| Material shown |
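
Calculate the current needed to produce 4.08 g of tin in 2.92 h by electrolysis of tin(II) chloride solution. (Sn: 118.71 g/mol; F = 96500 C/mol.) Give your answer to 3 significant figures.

n(Sn) = 4.08 / 118.71 = 0.03437 mol
Sn²⁺ + 2e⁻ → Sn, so n(e⁻) = 2 × 0.03437 = 0.06874 mol
Q = 0.06874 × 96500 = 6633 C
I = Q / t = 6633 / 10512 s = 0.631 A

0.631 A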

| Your goal |
Set down each entry above again exactly as it reads.

| Answer space |
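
Calculate the current needed to produce 4.08 g of tin in 2.92 h by electrolysis of tin(II) chloride solution. (Sn: 118.71 g/mol; F = 96500 C/mol.) Give your answer to 3 significant figures.

n(Sn) = 4.08 / 118.71 = 0.03437 mol
Sn²⁺ + 2e⁻ → Sn, so n(e⁻) = 2 × 0.03437 = 0.06874 mol
Q = 0.06874 × 96500 = 6633 C
I = Q / t = 6633 / 10512 s = 0.631 A

0.631 A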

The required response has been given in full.